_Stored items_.
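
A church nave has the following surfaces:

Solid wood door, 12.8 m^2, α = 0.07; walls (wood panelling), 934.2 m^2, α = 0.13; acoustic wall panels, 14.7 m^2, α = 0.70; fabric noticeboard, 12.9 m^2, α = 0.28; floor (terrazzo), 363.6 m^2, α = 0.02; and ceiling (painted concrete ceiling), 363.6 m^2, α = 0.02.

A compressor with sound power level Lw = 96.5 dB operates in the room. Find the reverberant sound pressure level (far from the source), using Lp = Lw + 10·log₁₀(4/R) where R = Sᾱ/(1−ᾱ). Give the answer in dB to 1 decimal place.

Σ(Sᵢαᵢ) = 12.8·0.07 + 934.2·0.13 + 14.7·0.70 + 12.9·0.28 + 363.6·0.02 + 363.6·0.02 = 150.788; total area S = 1701.8 m^2.
ᾱ = 0.0886, so room constant R = A/(1−ᾱ) = 165.447 m^2.
Lp = 96.5 + 10·log₁₀(4/165.447) = 96.5 + (-16.17) = 80.3 dB.

80.3 dB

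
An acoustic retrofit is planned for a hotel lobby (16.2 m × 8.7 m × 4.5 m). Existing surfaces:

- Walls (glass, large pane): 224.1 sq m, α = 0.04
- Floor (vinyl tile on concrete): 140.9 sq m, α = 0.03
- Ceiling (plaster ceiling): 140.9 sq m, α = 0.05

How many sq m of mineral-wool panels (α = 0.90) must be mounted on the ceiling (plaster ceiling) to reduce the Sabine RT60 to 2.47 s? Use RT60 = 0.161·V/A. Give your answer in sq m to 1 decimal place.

A₁ = Σ Sᵢαᵢ = 224.1×0.04 + 140.9×0.03 + 140.9×0.05 = 20.236 sabins.
V = 634.23 m³. Target absorption A₂ = 0.161 × 634.23 / 2.47 = 41.340 sabins.
Absorption to add: 41.340 − 20.236 = 21.104 sabins.
Net gain per sq m: Δα = 0.90 − 0.05 = 0.85.
Panel area = 21.104 / 0.85 = 24.8 sq m.

24.8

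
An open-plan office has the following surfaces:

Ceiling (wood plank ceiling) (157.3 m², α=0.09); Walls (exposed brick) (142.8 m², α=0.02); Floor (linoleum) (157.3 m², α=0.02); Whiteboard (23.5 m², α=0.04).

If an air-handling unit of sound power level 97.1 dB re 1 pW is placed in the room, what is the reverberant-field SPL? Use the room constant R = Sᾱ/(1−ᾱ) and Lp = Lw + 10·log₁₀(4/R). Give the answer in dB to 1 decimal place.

Σ(Sᵢαᵢ) = 157.3×0.09 + 142.8×0.02 + 157.3×0.02 + 23.5×0.04 = 21.099; total area S = 480.9 m².
ᾱ = 0.0439, so room constant R = A/(1−ᾱ) = 22.068 m².
Lp = 97.1 + 10·log₁₀(4/22.068) = 97.1 + (-7.42) = 89.7 dB.

89.7 dB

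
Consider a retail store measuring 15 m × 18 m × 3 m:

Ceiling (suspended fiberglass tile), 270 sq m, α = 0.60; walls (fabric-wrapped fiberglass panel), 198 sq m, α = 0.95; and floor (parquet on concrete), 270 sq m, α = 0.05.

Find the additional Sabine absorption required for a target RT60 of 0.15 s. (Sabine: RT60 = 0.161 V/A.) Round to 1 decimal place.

505.8 sabins

Summing Sᵢαᵢ: 162.000 + 188.100 + 13.500 → A₁ = 363.600 sabins.
V = 810 m³. Required absorption A₂ = 0.161 × 810 / 0.15 = 869.400 sabins.
Additional absorption ΔA = 869.400 − 363.600 = 505.8 sabins.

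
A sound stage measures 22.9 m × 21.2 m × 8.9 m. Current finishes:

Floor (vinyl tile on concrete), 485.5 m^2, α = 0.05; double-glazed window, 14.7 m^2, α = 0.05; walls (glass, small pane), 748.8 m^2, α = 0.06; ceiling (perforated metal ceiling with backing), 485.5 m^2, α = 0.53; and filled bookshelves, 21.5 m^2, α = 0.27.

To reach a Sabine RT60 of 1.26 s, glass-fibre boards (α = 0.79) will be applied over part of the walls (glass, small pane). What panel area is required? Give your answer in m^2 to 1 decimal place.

A₁ = Σ Sᵢαᵢ = 485.5×0.05 + 14.7×0.05 + 748.8×0.06 + 485.5×0.53 + 21.5×0.27 = 333.058 sabins.
Required A₂ = 0.161·4320.772/1.26 = 552.099 sabins.
Absorption to add: 552.099 − 333.058 = 219.041 sabins.
Net gain per m^2: Δα = 0.79 − 0.06 = 0.73.
Panel area = 219.041 / 0.73 = 300.1 m^2.

300.1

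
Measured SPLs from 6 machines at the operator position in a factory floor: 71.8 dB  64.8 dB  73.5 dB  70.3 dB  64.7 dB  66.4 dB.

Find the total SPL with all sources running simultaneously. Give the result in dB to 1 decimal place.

77.7 dB

Σ 10^(Lᵢ/10) = 5.857e+07.
Back to dB: 10·log₁₀ Σ = 77.7 dB.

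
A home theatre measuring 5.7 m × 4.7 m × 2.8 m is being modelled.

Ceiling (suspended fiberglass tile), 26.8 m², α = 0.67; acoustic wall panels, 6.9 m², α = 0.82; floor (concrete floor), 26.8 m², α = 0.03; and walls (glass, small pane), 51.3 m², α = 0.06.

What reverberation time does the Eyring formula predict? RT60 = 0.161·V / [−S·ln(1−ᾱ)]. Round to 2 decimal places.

0.38 sec

S = Σ Sᵢ = 111.8 m².
Absorption A = 26.8·0.67 + 6.9·0.82 + 26.8·0.03 + 51.3·0.06 = 27.496 sabins.
Mean coefficient ᾱ = A/S = 0.2459.
Eyring denominator: −S ln(1−ᾱ) = 31.553.
V = 5.7 × 4.7 × 2.8 = 75.012 m³.
RT60 = 0.161 × 75.012 / 31.553 = 0.38 s.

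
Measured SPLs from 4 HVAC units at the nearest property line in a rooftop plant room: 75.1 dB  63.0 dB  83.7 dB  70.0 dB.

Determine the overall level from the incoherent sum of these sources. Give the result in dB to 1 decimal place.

84.5 dB

Σ 10^(Lᵢ/10) = 2.788e+08.
Combined level = 10 log₁₀(2.788e+08) = 84.5 dB.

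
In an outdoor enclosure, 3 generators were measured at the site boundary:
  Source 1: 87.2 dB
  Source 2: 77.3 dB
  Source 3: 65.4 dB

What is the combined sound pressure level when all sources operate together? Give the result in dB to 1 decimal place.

87.6 dB

Converting to relative power and adding: 10^(87.2/10) + 10^(77.3/10) + 10^(65.4/10) = 5.82e+08.
L_total = 10·log₁₀(5.82e+08) = 87.6 dB.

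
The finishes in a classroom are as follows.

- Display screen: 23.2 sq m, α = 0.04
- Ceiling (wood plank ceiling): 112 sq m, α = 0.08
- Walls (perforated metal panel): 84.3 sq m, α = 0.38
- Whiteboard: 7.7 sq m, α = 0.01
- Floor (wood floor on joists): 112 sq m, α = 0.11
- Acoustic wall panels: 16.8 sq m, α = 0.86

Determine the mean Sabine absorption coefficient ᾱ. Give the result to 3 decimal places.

0.193

S = Σ Sᵢ = 23.2 + 112 + 84.3 + 7.7 + 112 + 16.8 = 356.0 sq m.
Σ(Sᵢαᵢ) = 23.2·0.04 + 112·0.08 + 84.3·0.38 + 7.7·0.01 + 112·0.11 + 16.8·0.86 = 68.767.
ᾱ = A/S = 0.193.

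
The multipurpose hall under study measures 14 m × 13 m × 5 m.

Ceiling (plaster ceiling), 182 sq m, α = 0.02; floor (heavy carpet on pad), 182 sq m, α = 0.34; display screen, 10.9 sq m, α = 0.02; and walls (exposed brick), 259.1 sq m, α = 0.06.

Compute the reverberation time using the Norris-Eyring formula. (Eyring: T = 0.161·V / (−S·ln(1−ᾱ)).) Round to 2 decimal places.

Total surface area S = 182 + 182 + 10.9 + 259.1 = 634.0 sq m.
Absorption A = 182×0.02 + 182×0.34 + 10.9×0.02 + 259.1×0.06 = 81.284 sabins.
Mean coefficient ᾱ = A/S = 0.1282.
Eyring denominator: −S ln(1−ᾱ) = 86.982.
V = 14 × 13 × 5 = 910 m³.
RT60 = 0.161 × 910 / 86.982 = 1.68 s.

1.68 s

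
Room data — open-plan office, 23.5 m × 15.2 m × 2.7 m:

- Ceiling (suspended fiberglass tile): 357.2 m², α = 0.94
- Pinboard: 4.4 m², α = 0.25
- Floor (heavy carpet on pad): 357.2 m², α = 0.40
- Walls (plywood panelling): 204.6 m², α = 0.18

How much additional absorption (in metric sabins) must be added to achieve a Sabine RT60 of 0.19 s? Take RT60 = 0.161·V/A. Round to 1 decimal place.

Total absorption A₁ = 357.2*0.94 + 4.4*0.25 + 357.2*0.40 + 204.6*0.18
  = 335.768 + 1.100 + 142.880 + 36.828 = 516.576 m² sabins.
Target A₂ = 0.161·964.44/0.19 = 817.236 sabins (V = 964.44 m³).
ΔA = A₂ − A₁ = 817.236 − 516.576 = 300.7 sabins.

300.7 sabins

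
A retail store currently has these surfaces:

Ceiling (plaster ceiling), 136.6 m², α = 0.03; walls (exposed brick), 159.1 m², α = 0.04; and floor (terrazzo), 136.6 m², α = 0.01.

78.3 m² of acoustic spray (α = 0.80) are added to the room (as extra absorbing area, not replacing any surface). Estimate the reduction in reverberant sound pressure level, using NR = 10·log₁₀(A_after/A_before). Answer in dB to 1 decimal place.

8.0 dB

Equivalent absorption area: A_before = 136.6×0.03 + 159.1×0.04 + 136.6×0.01 = 11.828 m².
Treatment contributes 78.3·0.80 = 62.640 sabins.
New total A_after = 74.468 sabins.
Reduction = 10 log₁₀(A_after/A_before) = 10 log₁₀(6.2959) = 8.0 dB.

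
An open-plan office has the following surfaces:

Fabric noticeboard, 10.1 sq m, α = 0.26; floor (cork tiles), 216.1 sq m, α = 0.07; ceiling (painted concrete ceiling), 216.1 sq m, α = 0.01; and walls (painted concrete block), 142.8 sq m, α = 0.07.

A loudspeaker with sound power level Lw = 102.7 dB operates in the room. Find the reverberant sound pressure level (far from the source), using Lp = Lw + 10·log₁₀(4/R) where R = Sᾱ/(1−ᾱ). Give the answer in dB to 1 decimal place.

93.7 dB

Σ(Sᵢαᵢ) = 10.1×0.26 + 216.1×0.07 + 216.1×0.01 + 142.8×0.07 = 29.910; total area S = 585.1 sq m.
ᾱ = 0.0511, so room constant R = A/(1−ᾱ) = 31.521 sq m.
Lp = 102.7 + 10·log₁₀(4/31.521) = 102.7 + (-8.97) = 93.7 dB.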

_Exercise_. After checking the entries, state how many lines contain "carpet", and write nothing but the number.

_Result_. 2